# WORK TO COMPLETE
Go through the entries and copy each one exactly. Leave none out.

# AVAILABLE RECORDS
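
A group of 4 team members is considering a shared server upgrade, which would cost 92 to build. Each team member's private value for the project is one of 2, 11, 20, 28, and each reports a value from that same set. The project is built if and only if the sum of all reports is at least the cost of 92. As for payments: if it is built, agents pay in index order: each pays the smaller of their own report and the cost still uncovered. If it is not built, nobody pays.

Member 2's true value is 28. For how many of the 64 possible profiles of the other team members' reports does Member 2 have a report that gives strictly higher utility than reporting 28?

Others report (20, 28, 28): truth gives 0; report 20 gives 8 > 0. Violating.
Others report (28, 20, 28): truth gives 0; report 20 gives 8 > 0. Violating.
Others report (28, 28, 20): truth gives 0; report 20 gives 8 > 0. Violating.
Others report (28, 28, 28): truth gives 0; report 11 gives 17 > 0. Violating.
Others report (2, 2, 2): truth gives 0; no alternative beats it.
Others report (2, 2, 11): truth gives 0; no alternative beats it.
(Checking all 64 profiles: 4 have a profitable deviation, 60 do not.)

4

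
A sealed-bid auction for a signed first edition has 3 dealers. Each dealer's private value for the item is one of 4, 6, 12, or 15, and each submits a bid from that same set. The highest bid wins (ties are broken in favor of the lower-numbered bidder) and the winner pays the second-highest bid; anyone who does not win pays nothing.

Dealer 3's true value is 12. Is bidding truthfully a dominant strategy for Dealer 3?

Yes

Check each profile of the others' bids and compare truth against every alternative bid.
Others bid (4, 4): truth gives 8, best alternative gives 8.
Others bid (4, 6): truth gives 6, best alternative gives 6.
Others bid (6, 4): truth gives 6, best alternative gives 6.
Others bid (6, 6): truth gives 6, best alternative gives 6.
Others bid (4, 12): truth gives 0, best alternative gives 0.
Others bid (4, 15): truth gives 0, best alternative gives 0.
(Remaining 10 profiles checked similarly; truth is weakly best in each.)
In every case the truthful bid is at least as good as any alternative, so it is a dominant strategy.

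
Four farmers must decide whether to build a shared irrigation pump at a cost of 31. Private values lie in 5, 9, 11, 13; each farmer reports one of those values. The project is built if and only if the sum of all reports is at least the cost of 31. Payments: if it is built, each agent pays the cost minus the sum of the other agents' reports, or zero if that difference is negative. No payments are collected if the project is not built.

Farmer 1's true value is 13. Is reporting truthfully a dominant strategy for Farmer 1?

Check each profile of the others' reports and compare truth against every alternative report.
Others report (5, 5, 9): truth gives 1, best alternative gives 0.
Others report (5, 9, 5): truth gives 1, best alternative gives 0.
Others report (9, 5, 5): truth gives 1, best alternative gives 0.
Others report (5, 13, 13): truth gives 13, best alternative gives 13.
Others report (9, 9, 13): truth gives 13, best alternative gives 13.
Others report (9, 11, 11): truth gives 13, best alternative gives 13.
(Remaining 58 profiles checked similarly; truth is weakly best in each.)
In every case the truthful report is at least as good as any alternative, so it is a dominant strategy.

Yes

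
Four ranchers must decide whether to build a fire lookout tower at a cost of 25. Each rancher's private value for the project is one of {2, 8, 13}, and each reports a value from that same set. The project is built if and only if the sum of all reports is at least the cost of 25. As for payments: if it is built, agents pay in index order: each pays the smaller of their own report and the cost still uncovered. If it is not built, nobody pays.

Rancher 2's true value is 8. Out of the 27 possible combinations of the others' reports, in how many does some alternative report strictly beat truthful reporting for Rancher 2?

17

Others report (2, 8, 13): truth gives 0; report 2 gives 6 > 0. Violating.
Others report (2, 13, 8): truth gives 0; report 2 gives 6 > 0. Violating.
Others report (2, 13, 13): truth gives 0; report 2 gives 6 > 0. Violating.
Others report (8, 2, 13): truth gives 0; report 2 gives 6 > 0. Violating.
Others report (2, 2, 2): truth gives 0; no alternative beats it.
Others report (2, 2, 8): truth gives 0; no alternative beats it.
(Checking all 27 profiles: 17 have a profitable deviation, 10 do not.)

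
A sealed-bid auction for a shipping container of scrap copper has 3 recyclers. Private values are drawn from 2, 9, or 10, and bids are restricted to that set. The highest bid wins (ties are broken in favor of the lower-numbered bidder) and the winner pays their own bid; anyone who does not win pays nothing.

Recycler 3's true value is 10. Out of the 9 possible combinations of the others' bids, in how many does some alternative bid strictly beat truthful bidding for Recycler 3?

1

Others bid (2, 2): truth gives 0; bid 9 gives 1 > 0. Violating.
Others bid (2, 9): truth gives 0; no alternative beats it.
Others bid (2, 10): truth gives 0; no alternative beats it.
(Checking all 9 profiles: 1 has a profitable deviation, 8 do not.)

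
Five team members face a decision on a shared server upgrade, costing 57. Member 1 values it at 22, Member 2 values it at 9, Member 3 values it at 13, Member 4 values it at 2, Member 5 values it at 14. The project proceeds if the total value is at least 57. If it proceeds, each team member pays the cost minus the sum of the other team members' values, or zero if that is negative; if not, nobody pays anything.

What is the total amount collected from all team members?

Total value 60 ≥ cost 57, so it is built.
Member 1: others sum to 38; max(0, 57 - 38) = 19.
Member 2: others sum to 51; max(0, 57 - 51) = 6.
Member 3: others sum to 47; max(0, 57 - 47) = 10.
Member 4: others sum to 58; max(0, 57 - 58) = 0.
Member 5: others sum to 46; max(0, 57 - 46) = 11.
Total collected = 19 + 6 + 10 + 0 + 11 = 46.

46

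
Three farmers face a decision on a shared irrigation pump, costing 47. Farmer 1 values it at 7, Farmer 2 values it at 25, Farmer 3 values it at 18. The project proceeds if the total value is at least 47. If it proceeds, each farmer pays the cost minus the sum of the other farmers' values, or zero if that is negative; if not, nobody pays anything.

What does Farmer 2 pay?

22

Total value 50 ≥ cost 47, so the project is built.
The other farmers' values sum to 25.
Cost minus that sum is 47 - 25 = 22.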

# SOLUTION
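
A group of 4 team members is considering a shared server upgrade, which would cost 92 to build. Each team member's private value for the project is one of 2, 11, 20, 28, and each reports a value from that same set. The project is built if and only if the sum of all reports is at least the cost of 92. As for payments: if it is built, agents pay in index order: each pays the smaller of their own report and the cost still uncovered. If it is not built, nobody pays.

Member 2's true value is 28. For how many of the 64 possible profiles of the other team members' reports does Member 2 have a report that gives strictly higher utility than reporting 28?

Others report (20, 28, 28): truth gives 0; report 20 gives 8 > 0. Violating.
Others report (28, 20, 28): truth gives 0; report 20 gives 8 > 0. Violating.
Others report (28, 28, 20): truth gives 0; report 20 gives 8 > 0. Violating.
Others report (28, 28, 28): truth gives 0; report 11 gives 17 > 0. Violating.
Others report (2, 2, 2): truth gives 0; no alternative beats it.
Others report (2, 2, 11): truth gives 0; no alternative beats it.
(Checking all 64 profiles: 4 have a profitable deviation, 60 do not.)

4

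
A sealed-bid auction for a signed first edition has 3 dealers. Each dealer's private value for the item is one of 4, 6, 12, or 15, and each submits a bid from that same set. The highest bid wins (ties are broken in favor of the lower-numbered bidder) and the winner pays the second-highest bid; anyone who does not win pays nothing.

Dealer 3's true value is 12. Is bidding truthfully a dominant strategy for Dealer 3?

Yes

Check each profile of the others' bids and compare truth against every alternative bid.
Others bid (4, 4): truth gives 8, best alternative gives 8.
Others bid (4, 6): truth gives 6, best alternative gives 6.
Others bid (6, 4): truth gives 6, best alternative gives 6.
Others bid (6, 6): truth gives 6, best alternative gives 6.
Others bid (4, 12): truth gives 0, best alternative gives 0.
Others bid (4, 15): truth gives 0, best alternative gives 0.
(Remaining 10 profiles checked similarly; truth is weakly best in each.)
In every case the truthful bid is at least as good as any alternative, so it is a dominant strategy.

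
Four farmers must decide whether to build a shared irrigation pump at a cost of 31. Private values lie in 5, 9, 11, 13; each farmer reports one of those values. The project is built if and only if the sum of all reports is at least the cost of 31. Payments: if it is built, each agent pays the cost minus the sum of the other agents' reports, or zero if that difference is negative. No payments are collected if the project is not built.

Farmer 1's true value is 13. Is reporting truthfully a dominant strategy for Farmer 1?

Check each profile of the others' reports and compare truth against every alternative report.
Others report (5, 5, 9): truth gives 1, best alternative gives 0.
Others report (5, 9, 5): truth gives 1, best alternative gives 0.
Others report (9, 5, 5): truth gives 1, best alternative gives 0.
Others report (5, 13, 13): truth gives 13, best alternative gives 13.
Others report (9, 9, 13): truth gives 13, best alternative gives 13.
Others report (9, 11, 11): truth gives 13, best alternative gives 13.
(Remaining 58 profiles checked similarly; truth is weakly best in each.)
In every case the truthful report is at least as good as any alternative, so it is a dominant strategy.

Yes

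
Four ranchers must decide whether to build a fire lookout tower at a cost of 25. Each rancher's private value for the project is one of {2, 8, 13}, and each reports a value from that same set. The project is built if and only if the sum of all reports is at least the cost of 25. As for payments: if it is built, agents pay in index order: each pays the smaller of their own report and the cost still uncovered. If it is not built, nobody pays.

Rancher 2's true value is 8. Out of the 27 possible combinations of the others' reports, in how many does some alternative report strictly beat truthful reporting for Rancher 2?

17

Others report (2, 8, 13): truth gives 0; report 2 gives 6 > 0. Violating.
Others report (2, 13, 8): truth gives 0; report 2 gives 6 > 0. Violating.
Others report (2, 13, 13): truth gives 0; report 2 gives 6 > 0. Violating.
Others report (8, 2, 13): truth gives 0; report 2 gives 6 > 0. Violating.
Others report (2, 2, 2): truth gives 0; no alternative beats it.
Others report (2, 2, 8): truth gives 0; no alternative beats it.
(Checking all 27 profiles: 17 have a profitable deviation, 10 do not.)

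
A sealed-bid auction for a shipping container of scrap copper has 3 recyclers. Private values are drawn from 2, 9, or 10, and bids are restricted to that set. The highest bid wins (ties are broken in favor of the lower-numbered bidder) and the winner pays their own bid; anyone who does not win pays nothing.

Recycler 3's true value is 10. Out of the 9 possible combinations of the others' bids, in how many does some alternative bid strictly beat truthful bidding for Recycler 3?

1

Others bid (2, 2): truth gives 0; bid 9 gives 1 > 0. Violating.
Others bid (2, 9): truth gives 0; no alternative beats it.
Others bid (2, 10): truth gives 0; no alternative beats it.
(Checking all 9 profiles: 1 has a profitable deviation, 8 do not.)

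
Five team members face a decision on a shared server upgrade, costing 57. Member 1 values it at 22, Member 2 values it at 9, Member 3 values it at 13, Member 4 values it at 2, Member 5 values it at 14. The project proceeds if the total value is at least 57. If it proceeds, each team member pays the cost minus the sum of the other team members' values, or zero if that is negative; if not, nobody pays anything.

What is the total amount collected from all team members?

Total value 60 ≥ cost 57, so it is built.
Member 1: others sum to 38; max(0, 57 - 38) = 19.
Member 2: others sum to 51; max(0, 57 - 51) = 6.
Member 3: others sum to 47; max(0, 57 - 47) = 10.
Member 4: others sum to 58; max(0, 57 - 58) = 0.
Member 5: others sum to 46; max(0, 57 - 46) = 11.
Total collected = 19 + 6 + 10 + 0 + 11 = 46.

46

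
Three farmers face a decision on a shared irrigation pump, costing 47. Farmer 1 values it at 7, Farmer 2 values it at 25, Farmer 3 values it at 18. The project proceeds if the total value is at least 47. If it proceeds, each farmer pays the cost minus the sum of the other farmers' values, or zero if that is negative; if not, nobody pays anything.

What does Farmer 2 pay?

22

Total value 50 ≥ cost 47, so the project is built.
The other farmers' values sum to 25.
Cost minus that sum is 47 - 25 = 22.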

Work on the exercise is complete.